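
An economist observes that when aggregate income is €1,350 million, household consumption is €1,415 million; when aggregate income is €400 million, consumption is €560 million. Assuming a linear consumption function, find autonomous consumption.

MPC = ΔC/ΔY = (1415 − 560)/(1350 − 400) = 855/950 = 0.9
a = C − MPC·Y = 560 − 0.9(400) = 560 − 360 = 200

a = 200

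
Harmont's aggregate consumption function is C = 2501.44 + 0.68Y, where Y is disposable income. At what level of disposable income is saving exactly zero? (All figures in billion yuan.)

Y = 7817

At break-even, C = Y: 2501.44 + 0.68Y = Y
0.32Y = 2501.44, so Y = 2501.44/0.32 = 7817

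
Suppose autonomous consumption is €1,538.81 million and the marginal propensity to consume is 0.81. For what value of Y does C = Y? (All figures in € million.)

Y = 8099

At break-even, C = Y: 1538.81 + 0.81Y = Y
0.19Y = 1538.81, so Y = 1538.81/0.19 = 8099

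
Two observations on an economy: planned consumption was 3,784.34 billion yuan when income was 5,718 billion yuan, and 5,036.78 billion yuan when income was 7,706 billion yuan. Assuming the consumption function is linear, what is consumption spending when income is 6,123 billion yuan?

MPC = (5036.78 − 3784.34)/(7706 − 5718) = 1252.44/1988 = 0.63
a = 3784.34 − 0.63(5718) = 3784.34 − 3602.34 = 182
C = 182 + 0.63(6123) = 182 + 3857.49 = 4039.49

C = 4039.49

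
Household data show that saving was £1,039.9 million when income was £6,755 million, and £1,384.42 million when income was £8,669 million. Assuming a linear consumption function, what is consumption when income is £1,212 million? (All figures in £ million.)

C = 1169.84

MPS = ΔS/ΔY = (1384.42 − 1039.9)/(8669 − 6755) = 344.52/1914 = 0.18
MPC = 1 − MPS = 0.82
Autonomous saving = 1039.9 − 0.18(6755) = -176, so a = 176
C = 176 + 0.82(1212) = 176 + 993.84 = 1169.84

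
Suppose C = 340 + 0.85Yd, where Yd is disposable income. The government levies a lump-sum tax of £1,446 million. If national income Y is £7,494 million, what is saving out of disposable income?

S = 567.2

Yd = Y − T = 7494 − 1446 = 6048
C = 340 + 0.85(6048) = 340 + 5140.8 = 5480.8
S = Yd − C = 6048 − 5480.8 = 567.2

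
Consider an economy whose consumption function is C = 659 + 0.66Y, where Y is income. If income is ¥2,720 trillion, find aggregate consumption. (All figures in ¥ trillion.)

C = 659 + 0.66(2720) = 659 + 1795.2 = 2454.2

C = 2454.2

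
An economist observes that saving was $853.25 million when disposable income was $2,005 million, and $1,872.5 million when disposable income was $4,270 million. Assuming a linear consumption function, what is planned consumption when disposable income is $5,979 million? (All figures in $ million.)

MPS = ΔS/ΔY = (1872.5 − 853.25)/(4270 − 2005) = 1019.25/2265 = 0.45
MPC = 1 − MPS = 0.55
Autonomous saving = 853.25 − 0.45(2005) = -49, so a = 49
C = 49 + 0.55(5979) = 49 + 3288.45 = 3337.45

C = 3337.45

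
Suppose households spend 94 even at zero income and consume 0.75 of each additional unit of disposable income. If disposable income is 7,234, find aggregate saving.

C = 94 + 0.75(7234) = 94 + 5425.5 = 5519.5
S = Y − C = 7234 − 5519.5 = 1714.5

S = 1714.5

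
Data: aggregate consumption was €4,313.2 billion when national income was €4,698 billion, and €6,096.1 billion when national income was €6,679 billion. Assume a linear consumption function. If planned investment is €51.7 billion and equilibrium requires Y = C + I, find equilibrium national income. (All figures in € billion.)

Y = 1367

MPC = (6096.1 − 4313.2)/(6679 − 4698) = 1782.9/1981 = 0.9
a = 4313.2 − 0.9(4698) = 85
Equilibrium: Y = 85 + 0.9Y + 51.7
0.1Y = 136.7, so Y = 136.7/0.1 = 1367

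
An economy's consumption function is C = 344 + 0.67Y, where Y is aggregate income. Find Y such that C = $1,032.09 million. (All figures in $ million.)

344 + 0.67Y = 1032.09
0.67Y = 688.09, so Y = 688.09/0.67 = 1027

Y = 1027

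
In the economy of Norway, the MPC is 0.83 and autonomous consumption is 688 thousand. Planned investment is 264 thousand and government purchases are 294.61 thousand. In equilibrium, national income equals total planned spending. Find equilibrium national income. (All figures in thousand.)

Y = C + I + G = 688 + 0.83Y + 264 + 294.61
Y − 0.83Y = 1246.61
0.17Y = 1246.61, so Y = 1246.61/0.17 = 7333

Y = 7333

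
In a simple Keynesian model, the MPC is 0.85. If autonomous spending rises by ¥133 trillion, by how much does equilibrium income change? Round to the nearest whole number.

The multiplier is 1/(1 − MPC) = 1/0.15.
ΔY = 133/0.15 = 886.67 ≈ 887

ΔY ≈ 887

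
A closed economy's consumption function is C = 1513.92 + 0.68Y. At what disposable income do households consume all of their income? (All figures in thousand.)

At break-even, C = Y: 1513.92 + 0.68Y = Y
0.32Y = 1513.92, so Y = 1513.92/0.32 = 4731

Y = 4731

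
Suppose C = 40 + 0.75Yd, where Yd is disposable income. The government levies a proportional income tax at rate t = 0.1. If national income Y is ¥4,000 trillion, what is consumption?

C = 2740

Yd = (1 − 0.1)(4000) = 0.9(4000) = 3600
C = 40 + 0.75(3600) = 40 + 2700 = 2740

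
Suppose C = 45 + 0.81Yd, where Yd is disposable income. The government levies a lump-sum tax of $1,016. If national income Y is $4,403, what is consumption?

Yd = Y − T = 4403 − 1016 = 3387
C = 45 + 0.81(3387) = 45 + 2743.47 = 2788.47

C = 2788.47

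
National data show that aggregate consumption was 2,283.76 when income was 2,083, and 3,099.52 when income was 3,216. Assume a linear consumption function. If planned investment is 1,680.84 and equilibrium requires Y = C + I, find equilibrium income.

Y = 8803

MPC = (3099.52 − 2283.76)/(3216 − 2083) = 815.76/1133 = 0.72
a = 2283.76 − 0.72(2083) = 784
Equilibrium: Y = 784 + 0.72Y + 1680.84
0.28Y = 2464.84, so Y = 2464.84/0.28 = 8803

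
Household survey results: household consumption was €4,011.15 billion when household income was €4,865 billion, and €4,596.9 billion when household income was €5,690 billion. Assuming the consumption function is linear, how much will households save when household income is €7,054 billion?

MPC = (4596.9 − 4011.15)/(5690 − 4865) = 585.75/825 = 0.71
a = 4011.15 − 0.71(4865) = 4011.15 − 3454.15 = 557
C = 557 + 0.71(7054) = 5565.34
S = 7054 − 5565.34 = 1488.66

S = 1488.66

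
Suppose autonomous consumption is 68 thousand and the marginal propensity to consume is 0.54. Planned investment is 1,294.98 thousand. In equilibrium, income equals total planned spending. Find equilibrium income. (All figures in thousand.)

Y = C + I = 68 + 0.54Y + 1294.98
Y − 0.54Y = 1362.98
0.46Y = 1362.98, so Y = 1362.98/0.46 = 2963

Y = 2963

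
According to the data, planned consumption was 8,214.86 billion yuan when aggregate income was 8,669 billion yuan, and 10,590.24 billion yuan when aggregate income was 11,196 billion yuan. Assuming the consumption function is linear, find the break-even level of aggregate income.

MPC = (10590.24 − 8214.86)/(11196 − 8669) = 2375.38/2527 = 0.94
a = 8214.86 − 0.94(8669) = 8214.86 − 8148.86 = 66
Break-even: Y = a/(1−MPC) = 66/0.06 = 1100

Y = 1100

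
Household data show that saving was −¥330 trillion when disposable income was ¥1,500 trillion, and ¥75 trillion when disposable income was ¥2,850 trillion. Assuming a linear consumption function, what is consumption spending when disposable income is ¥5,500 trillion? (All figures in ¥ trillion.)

C = 4630

MPS = ΔS/ΔY = (75 − (-330))/(2850 − 1500) = 405/1350 = 0.3
MPC = 1 − MPS = 0.7
Autonomous saving = -330 − 0.3(1500) = -780, so a = 780
C = 780 + 0.7(5500) = 780 + 3850 = 4630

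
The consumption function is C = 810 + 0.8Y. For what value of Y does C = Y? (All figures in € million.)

Y = 4050

At break-even, C = Y: 810 + 0.8Y = Y
0.2Y = 810, so Y = 810/0.2 = 4050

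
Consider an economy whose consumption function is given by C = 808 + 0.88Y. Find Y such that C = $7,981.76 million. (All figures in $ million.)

Y = 8152

808 + 0.88Y = 7981.76
0.88Y = 7173.76, so Y = 7173.76/0.88 = 8152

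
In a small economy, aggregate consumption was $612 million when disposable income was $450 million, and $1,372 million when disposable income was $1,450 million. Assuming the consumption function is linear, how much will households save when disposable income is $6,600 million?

S = 1314

MPC = (1372 − 612)/(1450 − 450) = 760/1000 = 0.76
a = 612 − 0.76(450) = 612 − 342 = 270
C = 270 + 0.76(6600) = 5286
S = 6600 − 5286 = 1314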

# # #

Action item >> Please repeat the line that contains "In a small economy, aggregate" and every line after it through the end of the material above, exactly and with nothing added.

Exercise response >>
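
In a small economy, aggregate consumption was $612 million when disposable income was $450 million, and $1,372 million when disposable income was $1,450 million. Assuming the consumption function is linear, how much will households save when disposable income is $6,600 million?

S = 1314

MPC = (1372 − 612)/(1450 − 450) = 760/1000 = 0.76
a = 612 − 0.76(450) = 612 − 342 = 270
C = 270 + 0.76(6600) = 5286
S = 6600 − 5286 = 1314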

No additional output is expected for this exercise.